Extracted records:
■ ■ ■ ■ ■
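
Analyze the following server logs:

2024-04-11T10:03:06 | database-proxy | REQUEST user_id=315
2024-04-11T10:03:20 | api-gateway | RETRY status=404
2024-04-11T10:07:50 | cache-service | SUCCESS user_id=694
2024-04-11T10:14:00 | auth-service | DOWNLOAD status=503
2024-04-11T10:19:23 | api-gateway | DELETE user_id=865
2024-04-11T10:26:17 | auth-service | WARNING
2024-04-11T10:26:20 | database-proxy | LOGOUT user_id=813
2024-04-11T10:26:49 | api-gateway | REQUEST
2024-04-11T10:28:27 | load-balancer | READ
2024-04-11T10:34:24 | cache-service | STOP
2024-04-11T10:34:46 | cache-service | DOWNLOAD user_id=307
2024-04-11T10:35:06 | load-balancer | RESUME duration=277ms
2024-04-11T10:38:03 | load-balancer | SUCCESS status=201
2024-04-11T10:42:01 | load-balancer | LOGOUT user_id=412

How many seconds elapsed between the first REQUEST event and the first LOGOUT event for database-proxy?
1394

To find the time between events:

1. Locate the first REQUEST event for database-proxy: 2024-04-11T10:03:06
2. Locate the first LOGOUT event for database-proxy: 2024-04-11T10:26:20
3. Calculate the difference: 2024-04-11T10:26:20 - 2024-04-11T10:03:06 = 1394 seconds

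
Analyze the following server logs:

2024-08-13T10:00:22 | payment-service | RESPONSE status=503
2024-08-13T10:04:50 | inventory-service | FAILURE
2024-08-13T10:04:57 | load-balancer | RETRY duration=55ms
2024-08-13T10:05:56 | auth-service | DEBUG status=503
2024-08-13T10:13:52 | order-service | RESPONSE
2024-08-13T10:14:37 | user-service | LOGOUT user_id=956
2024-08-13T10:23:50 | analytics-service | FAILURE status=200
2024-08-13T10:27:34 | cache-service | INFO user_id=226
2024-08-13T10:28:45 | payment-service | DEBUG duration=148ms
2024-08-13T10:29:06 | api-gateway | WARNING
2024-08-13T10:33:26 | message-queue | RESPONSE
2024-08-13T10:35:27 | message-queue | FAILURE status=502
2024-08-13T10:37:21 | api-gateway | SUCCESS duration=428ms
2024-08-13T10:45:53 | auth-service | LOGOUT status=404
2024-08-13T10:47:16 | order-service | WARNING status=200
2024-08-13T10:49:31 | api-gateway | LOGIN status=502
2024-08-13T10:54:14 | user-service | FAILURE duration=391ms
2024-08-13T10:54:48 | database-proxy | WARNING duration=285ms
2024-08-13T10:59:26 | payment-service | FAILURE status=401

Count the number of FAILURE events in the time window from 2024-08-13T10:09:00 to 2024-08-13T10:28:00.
1

To count events in the time window:

1. Window boundaries: 2024-08-13T10:09:00 to 2024-08-13T10:28:00
2. Filter for FAILURE events within this window
3. Count matching events: 1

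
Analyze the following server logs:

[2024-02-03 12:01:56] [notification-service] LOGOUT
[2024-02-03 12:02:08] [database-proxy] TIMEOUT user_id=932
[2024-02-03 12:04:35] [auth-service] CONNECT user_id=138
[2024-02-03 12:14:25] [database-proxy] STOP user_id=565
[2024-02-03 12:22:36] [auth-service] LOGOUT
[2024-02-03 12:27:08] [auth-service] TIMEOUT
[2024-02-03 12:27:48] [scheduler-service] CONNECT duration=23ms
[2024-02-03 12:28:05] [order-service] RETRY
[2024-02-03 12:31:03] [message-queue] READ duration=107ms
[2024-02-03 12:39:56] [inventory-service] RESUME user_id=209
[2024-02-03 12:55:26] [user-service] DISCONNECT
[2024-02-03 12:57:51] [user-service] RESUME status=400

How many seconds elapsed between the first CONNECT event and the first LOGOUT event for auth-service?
1081

To find the time between events:

1. Locate the first CONNECT event for auth-service: 2024-02-03 12:04:35
2. Locate the first LOGOUT event for auth-service: 2024-02-03 12:22:36
3. Calculate the difference: 2024-02-03 12:22:36 - 2024-02-03 12:04:35 = 1081 seconds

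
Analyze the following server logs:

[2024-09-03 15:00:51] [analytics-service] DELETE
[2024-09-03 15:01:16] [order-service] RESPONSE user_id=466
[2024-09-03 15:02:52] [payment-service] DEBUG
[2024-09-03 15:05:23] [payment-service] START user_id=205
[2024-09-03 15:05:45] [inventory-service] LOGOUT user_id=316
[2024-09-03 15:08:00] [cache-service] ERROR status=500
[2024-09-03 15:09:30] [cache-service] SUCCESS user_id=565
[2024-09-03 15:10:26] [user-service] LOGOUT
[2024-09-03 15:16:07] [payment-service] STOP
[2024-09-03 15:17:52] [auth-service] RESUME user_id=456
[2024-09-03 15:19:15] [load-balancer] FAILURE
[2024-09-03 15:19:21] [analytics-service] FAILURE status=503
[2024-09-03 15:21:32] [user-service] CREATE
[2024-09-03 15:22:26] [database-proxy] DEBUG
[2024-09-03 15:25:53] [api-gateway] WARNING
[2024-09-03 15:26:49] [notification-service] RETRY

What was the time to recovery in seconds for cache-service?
90

To calculate recovery time:

1. Find ERROR event for cache-service: 2024-09-03 15:08:00
2. Find next SUCCESS event for cache-service: 2024-09-03 15:09:30
3. Recovery time: 2024-09-03 15:09:30 - 2024-09-03 15:08:00 = 90 seconds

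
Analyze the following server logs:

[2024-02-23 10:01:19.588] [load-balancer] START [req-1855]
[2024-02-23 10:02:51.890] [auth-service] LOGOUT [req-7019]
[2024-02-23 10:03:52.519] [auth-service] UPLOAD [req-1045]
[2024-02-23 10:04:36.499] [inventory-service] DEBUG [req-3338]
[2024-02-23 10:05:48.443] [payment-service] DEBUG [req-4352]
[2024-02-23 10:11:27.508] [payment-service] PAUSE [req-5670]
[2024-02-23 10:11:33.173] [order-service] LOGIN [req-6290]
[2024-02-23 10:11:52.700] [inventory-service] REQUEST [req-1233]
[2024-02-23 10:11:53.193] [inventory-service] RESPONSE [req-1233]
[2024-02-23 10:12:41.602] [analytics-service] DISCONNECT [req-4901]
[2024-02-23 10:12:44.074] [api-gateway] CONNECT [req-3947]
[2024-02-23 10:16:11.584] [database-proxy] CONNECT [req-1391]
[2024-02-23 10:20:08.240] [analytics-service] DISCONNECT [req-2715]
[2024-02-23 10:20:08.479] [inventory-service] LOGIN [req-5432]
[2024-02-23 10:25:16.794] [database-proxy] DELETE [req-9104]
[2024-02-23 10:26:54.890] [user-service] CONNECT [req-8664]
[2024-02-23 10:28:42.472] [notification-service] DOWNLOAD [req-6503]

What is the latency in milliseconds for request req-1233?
493

To calculate latency:

1. Find REQUEST with id req-1233: 2024-02-23 10:11:52.700
2. Find RESPONSE with id req-1233: 2024-02-23 10:11:53.193
3. Latency: 2024-02-23 10:11:53.193 - 2024-02-23 10:11:52.700 = 493ms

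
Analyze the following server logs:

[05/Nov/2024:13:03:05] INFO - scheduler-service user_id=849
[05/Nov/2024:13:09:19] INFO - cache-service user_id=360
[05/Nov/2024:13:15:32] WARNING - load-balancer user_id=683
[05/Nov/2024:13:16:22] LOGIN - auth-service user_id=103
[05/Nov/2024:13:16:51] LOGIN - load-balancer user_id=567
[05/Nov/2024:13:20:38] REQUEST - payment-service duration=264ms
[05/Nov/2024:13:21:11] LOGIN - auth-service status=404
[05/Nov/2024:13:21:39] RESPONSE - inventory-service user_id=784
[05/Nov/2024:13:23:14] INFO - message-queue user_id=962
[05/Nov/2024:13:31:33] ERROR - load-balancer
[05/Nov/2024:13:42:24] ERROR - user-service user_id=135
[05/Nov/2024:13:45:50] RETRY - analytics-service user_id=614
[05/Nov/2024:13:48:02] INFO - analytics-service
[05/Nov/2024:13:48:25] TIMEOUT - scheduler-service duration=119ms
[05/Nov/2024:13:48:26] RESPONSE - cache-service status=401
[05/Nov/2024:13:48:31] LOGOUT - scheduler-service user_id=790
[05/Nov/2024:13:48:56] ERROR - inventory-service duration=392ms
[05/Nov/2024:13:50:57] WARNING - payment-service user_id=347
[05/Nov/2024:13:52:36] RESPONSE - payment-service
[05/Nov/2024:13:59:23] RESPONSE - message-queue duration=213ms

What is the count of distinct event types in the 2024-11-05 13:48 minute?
5

To count unique event types:

1. Filter events in the minute starting at 2024-11-05 13:48
2. Extract event types from matching entries
3. Count unique types: 5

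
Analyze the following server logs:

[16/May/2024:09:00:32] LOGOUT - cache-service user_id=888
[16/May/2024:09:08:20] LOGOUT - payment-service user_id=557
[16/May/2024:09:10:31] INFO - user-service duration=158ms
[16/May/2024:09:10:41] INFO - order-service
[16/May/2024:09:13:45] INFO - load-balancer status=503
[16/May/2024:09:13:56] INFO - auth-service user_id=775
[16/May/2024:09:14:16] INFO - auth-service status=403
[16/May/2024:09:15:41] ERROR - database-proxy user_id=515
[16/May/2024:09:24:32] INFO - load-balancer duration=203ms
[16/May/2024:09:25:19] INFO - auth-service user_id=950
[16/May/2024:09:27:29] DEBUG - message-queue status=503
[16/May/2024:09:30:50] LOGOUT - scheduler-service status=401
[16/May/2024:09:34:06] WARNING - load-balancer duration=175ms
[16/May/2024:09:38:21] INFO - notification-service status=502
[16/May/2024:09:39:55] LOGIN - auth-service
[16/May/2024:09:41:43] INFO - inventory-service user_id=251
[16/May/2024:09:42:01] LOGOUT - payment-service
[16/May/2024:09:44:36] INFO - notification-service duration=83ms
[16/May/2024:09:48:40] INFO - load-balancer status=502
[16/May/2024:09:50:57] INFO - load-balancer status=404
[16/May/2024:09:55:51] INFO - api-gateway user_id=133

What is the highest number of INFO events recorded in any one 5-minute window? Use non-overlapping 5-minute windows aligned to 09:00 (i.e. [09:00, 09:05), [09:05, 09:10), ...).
5

To find the burst window:

1. Divide the log period into non-overlapping 5-minute windows starting at 09:00
2. Count INFO events in each window
3. Find the window with maximum count
4. Maximum events in a window: 5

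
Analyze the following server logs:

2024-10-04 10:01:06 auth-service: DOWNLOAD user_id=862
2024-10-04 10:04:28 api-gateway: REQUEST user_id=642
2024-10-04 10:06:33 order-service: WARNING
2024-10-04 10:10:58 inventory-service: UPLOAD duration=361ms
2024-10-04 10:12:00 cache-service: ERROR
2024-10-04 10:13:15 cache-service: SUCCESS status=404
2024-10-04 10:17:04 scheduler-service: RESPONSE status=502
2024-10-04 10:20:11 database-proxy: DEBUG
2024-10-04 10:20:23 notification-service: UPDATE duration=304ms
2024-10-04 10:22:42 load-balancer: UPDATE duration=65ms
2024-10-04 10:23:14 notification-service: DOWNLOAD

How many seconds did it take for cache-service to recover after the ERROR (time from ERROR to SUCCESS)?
75

To calculate recovery time:

1. Find ERROR event for cache-service: 2024-10-04 10:12:00
2. Find next SUCCESS event for cache-service: 2024-10-04 10:13:15
3. Recovery time: 2024-10-04 10:13:15 - 2024-10-04 10:12:00 = 75 seconds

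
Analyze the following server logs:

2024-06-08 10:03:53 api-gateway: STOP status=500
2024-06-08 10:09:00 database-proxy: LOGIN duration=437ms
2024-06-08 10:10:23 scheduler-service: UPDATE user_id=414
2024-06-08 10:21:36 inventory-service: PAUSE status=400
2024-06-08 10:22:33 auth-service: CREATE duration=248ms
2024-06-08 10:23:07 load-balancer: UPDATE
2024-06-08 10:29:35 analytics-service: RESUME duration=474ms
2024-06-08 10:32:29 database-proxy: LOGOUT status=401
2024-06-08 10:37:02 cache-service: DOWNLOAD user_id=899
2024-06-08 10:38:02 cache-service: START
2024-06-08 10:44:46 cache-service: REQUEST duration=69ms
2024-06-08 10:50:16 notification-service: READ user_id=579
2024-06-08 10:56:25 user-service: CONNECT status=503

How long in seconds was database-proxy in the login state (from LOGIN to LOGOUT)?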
■ ■ ■ ■ ■
• [Task description] Please reproduce, exactly as they appear above, the lines from the line containing "[2024-09-03 15:19:15] [load-balancer] FAILURE" up to and including the line containing "[2024-09-03 15:26:49] [notification-service]".

• [Response for this exercise]
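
[2024-09-03 15:19:15] [load-balancer] FAILURE
[2024-09-03 15:19:21] [analytics-service] FAILURE status=503
[2024-09-03 15:21:32] [user-service] CREATE
[2024-09-03 15:22:26] [database-proxy] DEBUG
[2024-09-03 15:25:53] [api-gateway] WARNING
[2024-09-03 15:26:49] [notification-service] RETRY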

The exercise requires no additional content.